> DATA FOR REVIEW:

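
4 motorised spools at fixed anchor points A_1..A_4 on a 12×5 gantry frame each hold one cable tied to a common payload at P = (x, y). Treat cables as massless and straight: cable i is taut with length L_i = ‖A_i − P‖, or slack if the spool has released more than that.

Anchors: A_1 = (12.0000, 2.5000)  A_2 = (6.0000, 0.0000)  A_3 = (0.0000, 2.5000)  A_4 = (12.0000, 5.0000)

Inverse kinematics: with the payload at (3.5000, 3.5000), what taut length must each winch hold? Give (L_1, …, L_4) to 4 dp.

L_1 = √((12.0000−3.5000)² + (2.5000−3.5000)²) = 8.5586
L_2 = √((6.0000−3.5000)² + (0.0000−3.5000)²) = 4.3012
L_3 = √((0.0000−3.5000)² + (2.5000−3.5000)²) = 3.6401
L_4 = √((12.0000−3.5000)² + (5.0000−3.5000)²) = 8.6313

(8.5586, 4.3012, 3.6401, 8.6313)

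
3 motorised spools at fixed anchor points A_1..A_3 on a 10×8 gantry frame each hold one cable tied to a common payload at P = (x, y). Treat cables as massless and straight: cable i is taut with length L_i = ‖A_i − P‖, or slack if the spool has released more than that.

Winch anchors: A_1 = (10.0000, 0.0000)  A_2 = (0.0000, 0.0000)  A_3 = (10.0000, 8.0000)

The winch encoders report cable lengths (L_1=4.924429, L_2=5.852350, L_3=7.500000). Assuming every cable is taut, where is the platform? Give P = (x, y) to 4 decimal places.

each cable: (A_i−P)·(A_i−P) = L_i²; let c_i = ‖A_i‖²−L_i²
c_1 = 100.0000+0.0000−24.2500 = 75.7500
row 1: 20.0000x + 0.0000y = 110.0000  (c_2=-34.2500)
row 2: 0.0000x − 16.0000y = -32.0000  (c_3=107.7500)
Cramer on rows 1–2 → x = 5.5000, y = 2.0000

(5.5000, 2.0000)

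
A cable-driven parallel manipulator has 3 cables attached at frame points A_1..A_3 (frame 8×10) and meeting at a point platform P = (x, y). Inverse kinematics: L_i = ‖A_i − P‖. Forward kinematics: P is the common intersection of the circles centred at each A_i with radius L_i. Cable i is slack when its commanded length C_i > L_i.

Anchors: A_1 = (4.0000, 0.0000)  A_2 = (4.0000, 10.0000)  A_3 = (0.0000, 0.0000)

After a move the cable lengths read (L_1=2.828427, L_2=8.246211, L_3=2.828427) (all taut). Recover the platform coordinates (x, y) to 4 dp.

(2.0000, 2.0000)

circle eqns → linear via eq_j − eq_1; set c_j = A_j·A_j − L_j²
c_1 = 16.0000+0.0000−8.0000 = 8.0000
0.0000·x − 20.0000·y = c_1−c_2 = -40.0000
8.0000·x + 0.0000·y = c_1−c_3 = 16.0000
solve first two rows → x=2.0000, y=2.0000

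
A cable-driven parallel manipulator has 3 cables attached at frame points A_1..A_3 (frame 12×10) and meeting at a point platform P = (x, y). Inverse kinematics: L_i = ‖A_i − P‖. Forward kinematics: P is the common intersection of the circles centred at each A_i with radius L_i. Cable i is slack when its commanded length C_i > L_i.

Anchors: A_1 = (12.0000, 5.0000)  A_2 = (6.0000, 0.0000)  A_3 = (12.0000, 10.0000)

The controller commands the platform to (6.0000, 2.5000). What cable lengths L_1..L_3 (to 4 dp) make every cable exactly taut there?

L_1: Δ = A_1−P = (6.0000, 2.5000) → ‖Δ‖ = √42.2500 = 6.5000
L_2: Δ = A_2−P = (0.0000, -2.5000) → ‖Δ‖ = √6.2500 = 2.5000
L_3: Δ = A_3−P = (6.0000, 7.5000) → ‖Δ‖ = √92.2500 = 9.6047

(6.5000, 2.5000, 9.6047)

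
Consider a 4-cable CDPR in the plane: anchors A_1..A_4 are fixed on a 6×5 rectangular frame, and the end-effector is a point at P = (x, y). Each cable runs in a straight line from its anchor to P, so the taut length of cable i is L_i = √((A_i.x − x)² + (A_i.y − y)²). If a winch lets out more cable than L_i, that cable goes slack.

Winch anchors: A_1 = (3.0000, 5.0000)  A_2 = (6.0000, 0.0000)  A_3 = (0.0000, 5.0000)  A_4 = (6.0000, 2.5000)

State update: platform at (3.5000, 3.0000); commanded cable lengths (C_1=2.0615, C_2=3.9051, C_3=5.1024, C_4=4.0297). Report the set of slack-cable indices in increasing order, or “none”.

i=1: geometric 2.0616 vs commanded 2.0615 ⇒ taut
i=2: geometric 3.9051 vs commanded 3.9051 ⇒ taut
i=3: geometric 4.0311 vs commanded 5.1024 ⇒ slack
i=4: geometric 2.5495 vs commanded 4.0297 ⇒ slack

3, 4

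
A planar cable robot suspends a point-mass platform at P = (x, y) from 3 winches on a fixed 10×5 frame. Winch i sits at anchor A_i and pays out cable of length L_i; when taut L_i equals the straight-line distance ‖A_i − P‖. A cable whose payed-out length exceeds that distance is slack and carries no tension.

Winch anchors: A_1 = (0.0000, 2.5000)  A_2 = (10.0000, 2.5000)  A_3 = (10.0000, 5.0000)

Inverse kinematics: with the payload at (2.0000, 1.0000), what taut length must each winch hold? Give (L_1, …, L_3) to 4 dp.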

> DESCRIPTION OF THE TASK: Copy all the entries exactly.

> RESULT OF THE TASK:
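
4 motorised spools at fixed anchor points A_1..A_4 on a 12×5 gantry frame each hold one cable tied to a common payload at P = (x, y). Treat cables as massless and straight: cable i is taut with length L_i = ‖A_i − P‖, or slack if the spool has released more than that.

Anchors: A_1 = (12.0000, 2.5000)  A_2 = (6.0000, 0.0000)  A_3 = (0.0000, 2.5000)  A_4 = (12.0000, 5.0000)

Inverse kinematics: with the payload at (3.5000, 3.5000), what taut length must each winch hold? Give (L_1, …, L_4) to 4 dp.

L_1 = √((12.0000−3.5000)² + (2.5000−3.5000)²) = 8.5586
L_2 = √((6.0000−3.5000)² + (0.0000−3.5000)²) = 4.3012
L_3 = √((0.0000−3.5000)² + (2.5000−3.5000)²) = 3.6401
L_4 = √((12.0000−3.5000)² + (5.0000−3.5000)²) = 8.6313

(8.5586, 4.3012, 3.6401, 8.6313)

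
3 motorised spools at fixed anchor points A_1..A_3 on a 10×8 gantry frame each hold one cable tied to a common payload at P = (x, y). Treat cables as massless and straight: cable i is taut with length L_i = ‖A_i − P‖, or slack if the spool has released more than that.

Winch anchors: A_1 = (10.0000, 0.0000)  A_2 = (0.0000, 0.0000)  A_3 = (10.0000, 8.0000)

The winch encoders report cable lengths (L_1=4.924429, L_2=5.852350, L_3=7.500000). Assuming every cable is taut, where is the platform? Give P = (x, y) to 4 decimal places.

each cable: (A_i−P)·(A_i−P) = L_i²; let c_i = ‖A_i‖²−L_i²
c_1 = 100.0000+0.0000−24.2500 = 75.7500
row 1: 20.0000x + 0.0000y = 110.0000  (c_2=-34.2500)
row 2: 0.0000x − 16.0000y = -32.0000  (c_3=107.7500)
Cramer on rows 1–2 → x = 5.5000, y = 2.0000

(5.5000, 2.0000)

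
A cable-driven parallel manipulator has 3 cables attached at frame points A_1..A_3 (frame 8×10) and meeting at a point platform P = (x, y). Inverse kinematics: L_i = ‖A_i − P‖. Forward kinematics: P is the common intersection of the circles centred at each A_i with radius L_i. Cable i is slack when its commanded length C_i > L_i.

Anchors: A_1 = (4.0000, 0.0000)  A_2 = (4.0000, 10.0000)  A_3 = (0.0000, 0.0000)

After a move the cable lengths read (L_1=2.828427, L_2=8.246211, L_3=2.828427) (all taut). Recover the platform coordinates (x, y) to 4 dp.

(2.0000, 2.0000)

circle eqns → linear via eq_j − eq_1; set c_j = A_j·A_j − L_j²
c_1 = 16.0000+0.0000−8.0000 = 8.0000
0.0000·x − 20.0000·y = c_1−c_2 = -40.0000
8.0000·x + 0.0000·y = c_1−c_3 = 16.0000
solve first two rows → x=2.0000, y=2.0000

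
A cable-driven parallel manipulator has 3 cables attached at frame points A_1..A_3 (frame 12×10) and meeting at a point platform P = (x, y). Inverse kinematics: L_i = ‖A_i − P‖. Forward kinematics: P is the common intersection of the circles centred at each A_i with radius L_i. Cable i is slack when its commanded length C_i > L_i.

Anchors: A_1 = (12.0000, 5.0000)  A_2 = (6.0000, 0.0000)  A_3 = (12.0000, 10.0000)

The controller commands the platform to (6.0000, 2.5000). What cable lengths L_1..L_3 (to 4 dp) make every cable exactly taut there?

L_1: Δ = A_1−P = (6.0000, 2.5000) → ‖Δ‖ = √42.2500 = 6.5000
L_2: Δ = A_2−P = (0.0000, -2.5000) → ‖Δ‖ = √6.2500 = 2.5000
L_3: Δ = A_3−P = (6.0000, 7.5000) → ‖Δ‖ = √92.2500 = 9.6047

(6.5000, 2.5000, 9.6047)

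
Consider a 4-cable CDPR in the plane: anchors A_1..A_4 are fixed on a 6×5 rectangular frame, and the end-effector is a point at P = (x, y). Each cable runs in a straight line from its anchor to P, so the taut length of cable i is L_i = √((A_i.x − x)² + (A_i.y − y)²). If a winch lets out more cable than L_i, that cable goes slack.

Winch anchors: A_1 = (3.0000, 5.0000)  A_2 = (6.0000, 0.0000)  A_3 = (0.0000, 5.0000)  A_4 = (6.0000, 2.5000)

State update: platform at (3.5000, 3.0000); commanded cable lengths (C_1=2.0615, C_2=3.9051, C_3=5.1024, C_4=4.0297). Report the set of slack-cable indices in increasing order, or “none”.

i=1: geometric 2.0616 vs commanded 2.0615 ⇒ taut
i=2: geometric 3.9051 vs commanded 3.9051 ⇒ taut
i=3: geometric 4.0311 vs commanded 5.1024 ⇒ slack
i=4: geometric 2.5495 vs commanded 4.0297 ⇒ slack

3, 4

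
A planar cable robot suspends a point-mass platform at P = (x, y) from 3 winches on a fixed 10×5 frame. Winch i sits at anchor A_i and pays out cable of length L_i; when taut L_i equals the straight-line distance ‖A_i − P‖. A cable whose payed-out length exceeds that distance is slack and carries no tension.

Winch anchors: A_1 = (0.0000, 2.5000)  A_2 = (10.0000, 2.5000)  A_3 = (10.0000, 5.0000)

Inverse kinematics: with the payload at (2.0000, 1.0000), what taut length must each winch hold? Give (L_1, …, L_3) to 4 dp.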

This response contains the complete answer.